(Stored data)
┄┄┄┄┄┄┄┄┄┄┄┄┄┄┄┄┄┄┄┄

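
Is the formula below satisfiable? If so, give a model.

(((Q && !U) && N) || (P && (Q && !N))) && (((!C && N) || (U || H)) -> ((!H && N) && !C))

U=F, Q=T, H=F, N=T, C=T, P=F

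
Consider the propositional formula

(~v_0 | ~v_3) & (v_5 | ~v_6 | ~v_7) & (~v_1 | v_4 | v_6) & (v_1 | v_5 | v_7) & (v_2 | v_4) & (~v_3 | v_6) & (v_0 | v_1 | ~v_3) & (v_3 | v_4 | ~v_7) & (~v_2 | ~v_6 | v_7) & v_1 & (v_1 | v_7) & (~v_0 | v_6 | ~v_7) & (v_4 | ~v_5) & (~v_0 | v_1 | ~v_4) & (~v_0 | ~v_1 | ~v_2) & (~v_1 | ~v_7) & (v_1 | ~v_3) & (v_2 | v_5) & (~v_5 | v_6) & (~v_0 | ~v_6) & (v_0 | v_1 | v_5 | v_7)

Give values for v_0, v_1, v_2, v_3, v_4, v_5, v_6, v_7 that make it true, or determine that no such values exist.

Unit clause (v_1) forces v_1 = True.
In (~v_1 | ~v_7) only ~v_7 is left, so v_7 = False.
Set v_0 = False.
Set v_2 = True.
  then (~v_2 | ~v_6 | v_7) forces v_6 = False.
  then (~v_5 | v_6) forces v_5 = False.
  then (~v_1 | v_4 | v_6) forces v_4 = True.
  then (~v_3 | v_6) forces v_3 = False.
All clauses satisfied.

v_0=F; v_1=T; v_2=T; v_3=F; v_4=T; v_5=F; v_6=F; v_7=F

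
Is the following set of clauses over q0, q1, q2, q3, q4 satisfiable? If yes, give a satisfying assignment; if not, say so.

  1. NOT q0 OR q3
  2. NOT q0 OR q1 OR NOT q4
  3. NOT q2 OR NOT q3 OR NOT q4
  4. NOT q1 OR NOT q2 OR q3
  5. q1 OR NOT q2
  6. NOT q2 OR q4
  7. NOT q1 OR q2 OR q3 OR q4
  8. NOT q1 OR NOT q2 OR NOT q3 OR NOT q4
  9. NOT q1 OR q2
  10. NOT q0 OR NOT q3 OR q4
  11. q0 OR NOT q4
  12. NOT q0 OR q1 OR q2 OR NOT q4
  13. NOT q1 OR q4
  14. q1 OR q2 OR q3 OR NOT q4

Try q0 = True:
  (NOT q0 OR q3) forces q3 = True.
  (NOT q0 OR NOT q3 OR q4) forces q4 = True.
  (NOT q0 OR q1 OR NOT q4) forces q1 = True.
  (NOT q2 OR NOT q3 OR NOT q4) forces q2 = False.
  clause (NOT q1 OR q2) is falsified — backtrack.
So q0 = False.
  then (q0 OR NOT q4) forces q4 = False.
  then (NOT q1 OR q4) forces q1 = False.
  then (q1 OR NOT q2) forces q2 = False.
Set q3 = False.
All clauses satisfied.

q0 = False, q1 = False, q2 = False, q3 = False, q4 = False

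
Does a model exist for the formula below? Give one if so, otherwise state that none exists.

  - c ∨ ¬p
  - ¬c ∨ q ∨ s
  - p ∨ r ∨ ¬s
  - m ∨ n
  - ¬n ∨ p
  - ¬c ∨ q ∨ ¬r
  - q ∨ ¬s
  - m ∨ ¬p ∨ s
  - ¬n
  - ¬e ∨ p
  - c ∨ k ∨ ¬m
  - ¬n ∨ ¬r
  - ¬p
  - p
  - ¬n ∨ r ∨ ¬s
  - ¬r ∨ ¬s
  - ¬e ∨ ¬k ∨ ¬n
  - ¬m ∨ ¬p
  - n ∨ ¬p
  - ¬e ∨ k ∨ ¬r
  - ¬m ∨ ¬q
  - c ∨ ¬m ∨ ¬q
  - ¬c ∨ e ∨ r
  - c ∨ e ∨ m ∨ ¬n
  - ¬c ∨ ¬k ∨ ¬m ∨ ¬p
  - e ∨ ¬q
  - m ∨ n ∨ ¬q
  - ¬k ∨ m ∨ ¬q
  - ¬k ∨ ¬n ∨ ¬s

Unsatisfiable

Case p = True:
  Clause (¬p) is falsified — contradiction.
Case p = False:
  Clause (p) is falsified — contradiction.
Both cases fail, so the formula is unsatisfiable.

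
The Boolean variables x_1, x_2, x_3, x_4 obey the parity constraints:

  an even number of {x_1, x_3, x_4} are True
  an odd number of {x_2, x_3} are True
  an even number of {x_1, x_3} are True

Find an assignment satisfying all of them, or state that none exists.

x_1 = False; x_2 = True; x_3 = False; x_4 = False

{x_1, x_3, x_4}: 0 true → even ✓
{x_2, x_3}: 1 true → odd ✓
{x_1, x_3}: 0 true → even ✓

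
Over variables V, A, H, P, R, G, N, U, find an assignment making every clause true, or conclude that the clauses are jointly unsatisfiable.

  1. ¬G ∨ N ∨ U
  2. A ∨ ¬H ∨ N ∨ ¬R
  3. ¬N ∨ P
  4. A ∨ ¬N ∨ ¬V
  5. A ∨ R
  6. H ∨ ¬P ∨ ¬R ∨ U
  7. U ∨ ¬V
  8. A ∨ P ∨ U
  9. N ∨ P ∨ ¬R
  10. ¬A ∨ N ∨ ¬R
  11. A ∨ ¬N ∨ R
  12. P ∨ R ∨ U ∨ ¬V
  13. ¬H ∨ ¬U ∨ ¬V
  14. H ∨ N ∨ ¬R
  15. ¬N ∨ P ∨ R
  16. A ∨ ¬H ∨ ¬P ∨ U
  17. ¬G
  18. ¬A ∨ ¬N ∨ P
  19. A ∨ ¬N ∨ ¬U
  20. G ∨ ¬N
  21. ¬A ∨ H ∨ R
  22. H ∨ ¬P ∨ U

V = False, A = True, H = True, P = True, R = False, G = False, N = False, U = False

Unit clause (¬G) forces G = False.
In (G ∨ ¬N) only ¬N is left, so N = False.
Try V = True:
  (U ∨ ¬V) forces U = True.
  (¬H ∨ ¬U ∨ ¬V) forces H = False.
  (H ∨ N ∨ ¬R) forces R = False.
  (A ∨ R) forces A = True.
  clause (¬A ∨ H ∨ R) is falsified — backtrack.
So V = False.
Try A = False:
  (A ∨ R) forces R = True.
  (A ∨ ¬H ∨ N ∨ ¬R) forces H = False.
  clause (H ∨ N ∨ ¬R) is falsified — backtrack.
So A = True.
  then (¬A ∨ N ∨ ¬R) forces R = False.
  then (¬A ∨ H ∨ R) forces H = True.
Set P = True.
Set U = False.
All clauses satisfied.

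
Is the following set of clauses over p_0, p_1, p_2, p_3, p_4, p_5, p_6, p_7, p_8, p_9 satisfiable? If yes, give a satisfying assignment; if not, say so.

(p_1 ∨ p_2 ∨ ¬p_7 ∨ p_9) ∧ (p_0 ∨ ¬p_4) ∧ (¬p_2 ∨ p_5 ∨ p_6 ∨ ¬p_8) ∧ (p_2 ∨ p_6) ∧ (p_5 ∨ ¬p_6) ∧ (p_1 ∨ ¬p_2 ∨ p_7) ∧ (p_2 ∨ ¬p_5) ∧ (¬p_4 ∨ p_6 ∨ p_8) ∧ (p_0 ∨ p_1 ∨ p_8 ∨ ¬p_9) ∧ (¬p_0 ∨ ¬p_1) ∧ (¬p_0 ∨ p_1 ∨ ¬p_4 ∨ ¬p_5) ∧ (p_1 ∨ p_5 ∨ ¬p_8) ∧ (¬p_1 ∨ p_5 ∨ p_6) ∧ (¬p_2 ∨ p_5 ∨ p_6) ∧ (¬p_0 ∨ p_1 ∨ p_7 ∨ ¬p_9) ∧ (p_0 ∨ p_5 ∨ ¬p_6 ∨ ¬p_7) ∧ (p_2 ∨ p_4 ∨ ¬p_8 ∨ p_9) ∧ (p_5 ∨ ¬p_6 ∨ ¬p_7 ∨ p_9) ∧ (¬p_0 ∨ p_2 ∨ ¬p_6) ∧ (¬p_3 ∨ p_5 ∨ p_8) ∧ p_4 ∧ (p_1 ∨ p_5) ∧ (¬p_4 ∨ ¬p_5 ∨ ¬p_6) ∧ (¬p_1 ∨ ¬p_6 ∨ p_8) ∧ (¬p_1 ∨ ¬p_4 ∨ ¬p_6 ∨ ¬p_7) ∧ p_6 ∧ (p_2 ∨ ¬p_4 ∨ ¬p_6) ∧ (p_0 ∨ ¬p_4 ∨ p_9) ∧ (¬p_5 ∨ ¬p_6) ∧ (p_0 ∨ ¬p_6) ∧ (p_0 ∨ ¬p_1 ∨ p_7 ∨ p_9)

Unsatisfiable — no assignment works.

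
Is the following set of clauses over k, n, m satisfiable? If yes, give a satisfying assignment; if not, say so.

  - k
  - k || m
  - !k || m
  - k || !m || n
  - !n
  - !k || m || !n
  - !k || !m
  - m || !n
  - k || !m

Case k = True:
  (!k || m) forces m = True.
  Clause (!k || !m) is falsified — contradiction.
Case k = False:
  Clause (k) is falsified — contradiction.
Both cases fail, so the formula is unsatisfiable.

The formula is unsatisfiable.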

┄┄┄┄┄┄┄┄┄┄┄┄┄┄┄┄┄┄┄┄

TASK TO CARRY OUT: The answer is the lines above between the line holding "10. NOT q0 OR NOT q3 OR q4" and the line holding "13. NOT q1 OR q4", inclusive, each written out exactly, and no others.

WRITTEN REPLY:
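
  10. NOT q0 OR NOT q3 OR q4
  11. q0 OR NOT q4
  12. NOT q0 OR q1 OR q2 OR NOT q4
  13. NOT q1 OR q4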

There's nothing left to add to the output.